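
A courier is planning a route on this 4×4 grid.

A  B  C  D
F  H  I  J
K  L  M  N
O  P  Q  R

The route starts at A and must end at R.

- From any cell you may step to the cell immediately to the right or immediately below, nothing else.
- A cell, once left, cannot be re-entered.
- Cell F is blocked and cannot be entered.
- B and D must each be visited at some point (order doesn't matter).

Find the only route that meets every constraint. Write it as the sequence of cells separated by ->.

A -> B -> C -> D -> J -> N -> R

Moves only go right or down, so the column and row indices never decrease.
Route from A: 3× right (reaching D), 3× down (reaching R) — 6 moves in all.
Check: all required cells visited.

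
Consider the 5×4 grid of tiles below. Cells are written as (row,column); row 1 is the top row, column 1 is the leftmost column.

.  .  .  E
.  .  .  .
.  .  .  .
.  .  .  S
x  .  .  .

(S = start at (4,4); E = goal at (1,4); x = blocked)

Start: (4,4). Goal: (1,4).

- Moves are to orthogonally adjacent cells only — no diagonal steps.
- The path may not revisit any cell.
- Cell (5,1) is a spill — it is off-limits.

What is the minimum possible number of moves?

3

The Manhattan distance from (4,4) to (1,4) is |4−1| + |4−4| = 3, so at least 3 moves are needed.
A route of 3 moves achieves this: (4,4) → (3,4) → (2,4) → (1,4).
Since 3 matches the lower bound, it is optimal.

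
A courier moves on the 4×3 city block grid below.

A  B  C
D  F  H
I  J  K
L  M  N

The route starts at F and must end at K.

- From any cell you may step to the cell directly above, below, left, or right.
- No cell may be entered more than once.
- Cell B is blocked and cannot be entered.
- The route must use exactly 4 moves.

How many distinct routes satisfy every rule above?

2

Need simple routes of exactly 4 moves from F to K (Manhattan distance 2, so 1 moves are spent on a detour and 1 undoing it).
Enumerating: F J M N K | F D I J K.
That gives 2 routes.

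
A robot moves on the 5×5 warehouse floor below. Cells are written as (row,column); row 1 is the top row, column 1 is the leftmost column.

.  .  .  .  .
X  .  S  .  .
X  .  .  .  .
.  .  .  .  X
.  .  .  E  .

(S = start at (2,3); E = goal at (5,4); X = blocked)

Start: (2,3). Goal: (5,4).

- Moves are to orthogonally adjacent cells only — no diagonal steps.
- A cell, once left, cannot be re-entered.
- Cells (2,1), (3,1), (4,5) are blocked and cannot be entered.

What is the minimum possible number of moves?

4

The Manhattan distance from (2,3) to (5,4) is |2−5| + |3−4| = 4, so at least 4 moves are needed.
A route of 4 moves achieves this: (2,3) → (3,3) → (4,3) → (5,3) → (5,4).
Since 4 matches the lower bound, it is optimal.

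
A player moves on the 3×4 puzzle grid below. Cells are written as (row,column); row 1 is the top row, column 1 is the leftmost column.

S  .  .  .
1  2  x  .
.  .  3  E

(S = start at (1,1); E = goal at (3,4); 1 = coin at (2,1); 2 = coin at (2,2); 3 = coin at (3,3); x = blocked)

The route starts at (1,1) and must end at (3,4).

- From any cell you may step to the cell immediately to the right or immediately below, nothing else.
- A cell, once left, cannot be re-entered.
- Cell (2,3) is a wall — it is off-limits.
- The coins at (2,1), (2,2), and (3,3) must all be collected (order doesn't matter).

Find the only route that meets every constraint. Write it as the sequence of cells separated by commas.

Moves only go right or down, so the column and row indices never decrease.
Route from (1,1): down to (2,1), right to (2,2), down to (3,2), 2× right (reaching (3,4)) — 5 moves in all.
Check: all required cells visited.

(1,1), (2,1), (2,2), (3,2), (3,3), (3,4)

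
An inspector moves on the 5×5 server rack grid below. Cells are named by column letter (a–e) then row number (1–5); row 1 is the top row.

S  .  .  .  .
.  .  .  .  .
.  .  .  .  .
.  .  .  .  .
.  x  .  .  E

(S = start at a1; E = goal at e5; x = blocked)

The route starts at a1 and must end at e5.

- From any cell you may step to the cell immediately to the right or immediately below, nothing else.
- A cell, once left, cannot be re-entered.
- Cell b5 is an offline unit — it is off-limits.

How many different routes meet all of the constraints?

65

A right/down-only route from a1 to e5 makes exactly 4 down-moves and 4 right-moves in some order.
With no other constraints that would be C(8,4) = 70 routes.
Subtract routes through each blocked cell (inclusion–exclusion for overlaps): − through b5: 5 → 65.
That gives 65 routes.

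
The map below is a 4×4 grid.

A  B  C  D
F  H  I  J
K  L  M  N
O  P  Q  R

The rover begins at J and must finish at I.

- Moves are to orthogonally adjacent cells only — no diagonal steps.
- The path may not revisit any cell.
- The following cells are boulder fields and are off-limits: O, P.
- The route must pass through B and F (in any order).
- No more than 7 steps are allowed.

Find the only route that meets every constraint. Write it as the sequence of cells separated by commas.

J, D, C, B, A, F, H, I

The 7-move cap with required stops at B, F leaves no slack for detours.
Route from J: up 1 to D, left 3 to A, down 1 to F, right 2 to I — 7 moves in all.
Check: all required cells visited; 7 ≤ 7 moves.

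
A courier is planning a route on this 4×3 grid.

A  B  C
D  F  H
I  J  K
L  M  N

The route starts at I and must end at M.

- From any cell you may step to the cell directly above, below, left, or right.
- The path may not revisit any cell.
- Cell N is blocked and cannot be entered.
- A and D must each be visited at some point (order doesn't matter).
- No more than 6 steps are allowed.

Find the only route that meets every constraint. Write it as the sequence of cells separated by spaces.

Any route must reach A and D and still end at M within 6 moves, so the order of the required stops is forced.
Route from I: 2× up (reaching A), right to B, 3× down (reaching M) — 6 moves in all.
Check: all required cells visited; 6 ≤ 6 moves.

I D A B F J M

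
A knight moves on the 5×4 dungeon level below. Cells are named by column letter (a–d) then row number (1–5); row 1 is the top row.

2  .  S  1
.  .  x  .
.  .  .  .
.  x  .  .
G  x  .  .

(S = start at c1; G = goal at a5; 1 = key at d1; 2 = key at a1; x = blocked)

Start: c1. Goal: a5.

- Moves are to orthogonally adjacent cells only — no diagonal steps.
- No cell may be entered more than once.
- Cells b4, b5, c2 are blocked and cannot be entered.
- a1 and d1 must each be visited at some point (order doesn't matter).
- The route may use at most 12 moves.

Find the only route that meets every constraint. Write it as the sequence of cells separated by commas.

c1, d1, d2, d3, c3, b3, b2, b1, a1, a2, a3, a4, a5

The budget equals the shortest possible length, so every move has to be on a shortest route through the required cells.
Route from c1: right 1 to d1, down 2 to d3, left 2 to b3, up 2 to b1, left 1 to a1, down 4 to a5 — 12 moves in all.
Check: all required cells visited; 12 ≤ 12 moves.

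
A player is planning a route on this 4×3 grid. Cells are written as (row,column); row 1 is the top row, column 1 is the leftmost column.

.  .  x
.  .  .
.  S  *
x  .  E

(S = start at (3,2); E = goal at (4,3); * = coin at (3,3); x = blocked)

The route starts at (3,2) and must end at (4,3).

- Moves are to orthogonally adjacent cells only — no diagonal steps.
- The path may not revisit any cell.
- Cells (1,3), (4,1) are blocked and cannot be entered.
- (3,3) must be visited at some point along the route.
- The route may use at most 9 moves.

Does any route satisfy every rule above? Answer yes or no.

yes

One route that works: (3,2) → (3,3) → (4,3).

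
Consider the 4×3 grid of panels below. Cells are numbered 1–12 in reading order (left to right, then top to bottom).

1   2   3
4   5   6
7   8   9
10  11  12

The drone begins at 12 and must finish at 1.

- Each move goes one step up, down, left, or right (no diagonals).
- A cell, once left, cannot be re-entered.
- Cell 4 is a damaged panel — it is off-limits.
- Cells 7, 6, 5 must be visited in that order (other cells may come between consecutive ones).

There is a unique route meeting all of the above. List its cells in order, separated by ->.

The waypoints must appear in the order 7, 6, 5, with no cell reused.
Route from 12: left 2 to 10, up 1 to 7, right 2 to 9, up 1 to 6, left 1 to 5, up 1 to 2, left 1 to 1 — 9 moves in all.
Check: order respected (7 at step 3, 6 at step 6, 5 at step 7).

12 -> 11 -> 10 -> 7 -> 8 -> 9 -> 6 -> 5 -> 2 -> 1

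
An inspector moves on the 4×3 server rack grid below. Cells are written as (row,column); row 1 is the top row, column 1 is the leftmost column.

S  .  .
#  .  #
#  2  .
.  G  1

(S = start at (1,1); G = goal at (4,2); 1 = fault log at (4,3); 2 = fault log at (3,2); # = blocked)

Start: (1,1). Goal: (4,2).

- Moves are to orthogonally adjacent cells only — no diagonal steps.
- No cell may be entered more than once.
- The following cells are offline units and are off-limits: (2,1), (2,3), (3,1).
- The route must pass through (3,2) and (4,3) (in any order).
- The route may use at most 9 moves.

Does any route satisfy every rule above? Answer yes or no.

yes

One route that works: (1,1) → (1,2) → (2,2) → (3,2) → (3,3) → (4,3) → (4,2).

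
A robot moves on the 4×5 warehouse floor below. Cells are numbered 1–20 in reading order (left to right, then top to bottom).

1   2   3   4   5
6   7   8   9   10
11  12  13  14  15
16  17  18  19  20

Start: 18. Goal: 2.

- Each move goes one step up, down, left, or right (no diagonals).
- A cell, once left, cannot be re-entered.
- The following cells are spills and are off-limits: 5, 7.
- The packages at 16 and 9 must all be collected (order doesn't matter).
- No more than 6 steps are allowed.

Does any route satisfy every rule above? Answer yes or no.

no

Even ignoring the no-revisit rule, getting from 18 to 2, taking the cheapest ordering 18 → 16 → 9 → 2 needs at least 2 + 5 + 3 = 10 moves (Manhattan distance per leg), which exceeds the 6-move limit.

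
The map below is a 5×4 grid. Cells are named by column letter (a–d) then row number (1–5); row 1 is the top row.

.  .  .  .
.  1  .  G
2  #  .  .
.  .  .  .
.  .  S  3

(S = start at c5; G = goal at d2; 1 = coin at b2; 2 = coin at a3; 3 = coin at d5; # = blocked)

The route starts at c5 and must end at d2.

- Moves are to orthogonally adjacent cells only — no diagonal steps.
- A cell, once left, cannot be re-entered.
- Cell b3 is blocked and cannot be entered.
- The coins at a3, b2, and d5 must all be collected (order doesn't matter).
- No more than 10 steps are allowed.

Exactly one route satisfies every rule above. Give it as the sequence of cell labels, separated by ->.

The 10-move cap with required stops at a3, b2, d5 leaves no slack for detours.
Route from c5: right 1 to d5, up 1 to d4, left 3 to a4, up 2 to a2, right 3 to d2 — 10 moves in all.
Check: all required cells visited; 10 ≤ 10 moves.

c5 -> d5 -> d4 -> c4 -> b4 -> a4 -> a3 -> a2 -> b2 -> c2 -> d2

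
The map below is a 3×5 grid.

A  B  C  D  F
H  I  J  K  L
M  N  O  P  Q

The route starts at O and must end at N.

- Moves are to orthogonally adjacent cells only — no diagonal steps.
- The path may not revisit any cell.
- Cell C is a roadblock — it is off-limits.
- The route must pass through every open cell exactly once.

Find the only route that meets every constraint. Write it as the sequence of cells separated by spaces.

O P Q L F D K J I B A H M N

Need to visit all 14 open cells exactly once, starting at O and ending at N.
Cell D has only two open neighbours (K and F), so the path must pass straight through it: one of those is the cell it's entered from and the other is where it exits.
Route from O: right 2 to Q, up 2 to F, left 1 to D, down 1 to K, left 2 to I, up 1 to B, left 1 to A, down 2 to M, right 1 to N — 13 moves in all.
Check: all 14 open cells covered.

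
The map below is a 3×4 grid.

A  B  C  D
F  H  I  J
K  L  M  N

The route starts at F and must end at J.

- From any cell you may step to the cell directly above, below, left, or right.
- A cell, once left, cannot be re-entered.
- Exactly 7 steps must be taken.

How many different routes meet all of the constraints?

12

Need simple routes of exactly 7 moves from F to J (Manhattan distance 3, so 2 moves are spent on a detour and 2 undoing it).
Branch systematically from the start, pruning whenever the remaining move budget drops below the Manhattan distance to J or differs from it in parity. Grouping the completions by first move — via A: 5; via K: 5; via H: 2 — and summing: 5 + 5 + 2 = 12.
That gives 12 routes.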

Your instructions |
If a line comes after the one that contains "The route starts at F and must end at K.", leave it out; return every line of the entries up to that point exactly, starting with the first, with that line included.

Answer space |
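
A courier is planning a route on this 4×4 grid.

A  B  C  D
F  H  I  J
K  L  M  N
O  P  Q  R

The route starts at A and must end at R.

- From any cell you may step to the cell immediately to the right or immediately below, nothing else.
- A cell, once left, cannot be re-entered.
- Cell F is blocked and cannot be entered.
- B and D must each be visited at some point (order doesn't matter).

Find the only route that meets every constraint. Write it as the sequence of cells separated by ->.

A -> B -> C -> D -> J -> N -> R

Moves only go right or down, so the column and row indices never decrease.
Route from A: 3× right (reaching D), 3× down (reaching R) — 6 moves in all.
Check: all required cells visited.

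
Consider the 5×4 grid of tiles below. Cells are written as (row,column); row 1 is the top row, column 1 is the leftmost column.

.  .  .  E
.  .  .  .
.  .  .  .
.  .  .  S
x  .  .  .

(S = start at (4,4); E = goal at (1,4); x = blocked)

Start: (4,4). Goal: (1,4).

- Moves are to orthogonally adjacent cells only — no diagonal steps.
- The path may not revisit any cell.
- Cell (5,1) is a spill — it is off-limits.

What is the minimum possible number of moves?

3

The Manhattan distance from (4,4) to (1,4) is |4−1| + |4−4| = 3, so at least 3 moves are needed.
A route of 3 moves achieves this: (4,4) → (3,4) → (2,4) → (1,4).
Since 3 matches the lower bound, it is optimal.

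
A courier moves on the 4×3 city block grid below.

A  B  C
D  F  H
I  J  K
L  M  N

The route starts at F and must end at K.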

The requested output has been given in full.